Records from a data source
● ● ●
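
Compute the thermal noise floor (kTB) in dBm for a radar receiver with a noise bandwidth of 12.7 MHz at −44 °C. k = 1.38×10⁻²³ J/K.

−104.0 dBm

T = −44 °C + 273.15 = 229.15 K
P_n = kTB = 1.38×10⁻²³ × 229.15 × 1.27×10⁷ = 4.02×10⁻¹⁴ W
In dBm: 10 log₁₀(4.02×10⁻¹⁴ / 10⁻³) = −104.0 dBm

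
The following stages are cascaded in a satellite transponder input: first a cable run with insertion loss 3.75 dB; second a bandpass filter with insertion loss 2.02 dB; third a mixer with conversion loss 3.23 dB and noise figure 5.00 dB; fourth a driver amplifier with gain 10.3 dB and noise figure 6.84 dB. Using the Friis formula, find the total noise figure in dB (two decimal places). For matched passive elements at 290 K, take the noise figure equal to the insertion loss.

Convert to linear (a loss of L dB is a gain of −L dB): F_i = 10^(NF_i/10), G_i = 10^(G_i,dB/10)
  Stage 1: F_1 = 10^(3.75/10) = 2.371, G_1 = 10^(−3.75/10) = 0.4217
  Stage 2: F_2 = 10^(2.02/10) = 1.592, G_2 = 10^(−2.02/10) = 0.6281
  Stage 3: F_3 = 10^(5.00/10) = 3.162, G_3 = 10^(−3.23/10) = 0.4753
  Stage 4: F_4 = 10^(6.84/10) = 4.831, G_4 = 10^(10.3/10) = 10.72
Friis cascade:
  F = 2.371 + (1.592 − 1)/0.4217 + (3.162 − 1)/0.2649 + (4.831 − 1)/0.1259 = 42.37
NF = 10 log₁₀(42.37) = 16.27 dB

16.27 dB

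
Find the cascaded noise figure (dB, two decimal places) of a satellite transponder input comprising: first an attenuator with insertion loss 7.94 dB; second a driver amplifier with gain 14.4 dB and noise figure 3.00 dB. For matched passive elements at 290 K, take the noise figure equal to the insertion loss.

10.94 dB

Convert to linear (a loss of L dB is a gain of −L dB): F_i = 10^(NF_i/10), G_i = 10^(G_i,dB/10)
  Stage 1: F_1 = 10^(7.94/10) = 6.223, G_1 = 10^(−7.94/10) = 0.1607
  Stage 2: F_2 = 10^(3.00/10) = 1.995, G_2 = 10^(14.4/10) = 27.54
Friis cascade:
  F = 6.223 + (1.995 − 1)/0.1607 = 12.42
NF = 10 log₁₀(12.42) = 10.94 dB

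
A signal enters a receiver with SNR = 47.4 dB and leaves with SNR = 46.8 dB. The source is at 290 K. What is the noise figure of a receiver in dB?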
● ● ●
WHAT YOU HAVE TO DO:
All the lines above are to be copied exactly, with none left out.

PROBLEM SOLUTION:
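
Compute the thermal noise floor (kTB) in dBm for a radar receiver with a noise bandwidth of 12.7 MHz at −44 °C. k = 1.38×10⁻²³ J/K.

−104.0 dBm

T = −44 °C + 273.15 = 229.15 K
P_n = kTB = 1.38×10⁻²³ × 229.15 × 1.27×10⁷ = 4.02×10⁻¹⁴ W
In dBm: 10 log₁₀(4.02×10⁻¹⁴ / 10⁻³) = −104.0 dBm

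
The following stages are cascaded in a satellite transponder input: first a cable run with insertion loss 3.75 dB; second a bandpass filter with insertion loss 2.02 dB; third a mixer with conversion loss 3.23 dB and noise figure 5.00 dB; fourth a driver amplifier with gain 10.3 dB and noise figure 6.84 dB. Using the Friis formula, find the total noise figure in dB (two decimal places). For matched passive elements at 290 K, take the noise figure equal to the insertion loss.

Convert to linear (a loss of L dB is a gain of −L dB): F_i = 10^(NF_i/10), G_i = 10^(G_i,dB/10)
  Stage 1: F_1 = 10^(3.75/10) = 2.371, G_1 = 10^(−3.75/10) = 0.4217
  Stage 2: F_2 = 10^(2.02/10) = 1.592, G_2 = 10^(−2.02/10) = 0.6281
  Stage 3: F_3 = 10^(5.00/10) = 3.162, G_3 = 10^(−3.23/10) = 0.4753
  Stage 4: F_4 = 10^(6.84/10) = 4.831, G_4 = 10^(10.3/10) = 10.72
Friis cascade:
  F = 2.371 + (1.592 − 1)/0.4217 + (3.162 − 1)/0.2649 + (4.831 − 1)/0.1259 = 42.37
NF = 10 log₁₀(42.37) = 16.27 dB

16.27 dB

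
Find the cascaded noise figure (dB, two decimal places) of a satellite transponder input comprising: first an attenuator with insertion loss 7.94 dB; second a driver amplifier with gain 14.4 dB and noise figure 3.00 dB. For matched passive elements at 290 K, take the noise figure equal to the insertion loss.

10.94 dB

Convert to linear (a loss of L dB is a gain of −L dB): F_i = 10^(NF_i/10), G_i = 10^(G_i,dB/10)
  Stage 1: F_1 = 10^(7.94/10) = 6.223, G_1 = 10^(−7.94/10) = 0.1607
  Stage 2: F_2 = 10^(3.00/10) = 1.995, G_2 = 10^(14.4/10) = 27.54
Friis cascade:
  F = 6.223 + (1.995 − 1)/0.1607 = 12.42
NF = 10 log₁₀(12.42) = 10.94 dB

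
A signal enters a receiver with SNR = 47.4 dB and leaves with SNR = 46.8 dB. The source is at 290 K. What is the noise figure of a receiver in dB?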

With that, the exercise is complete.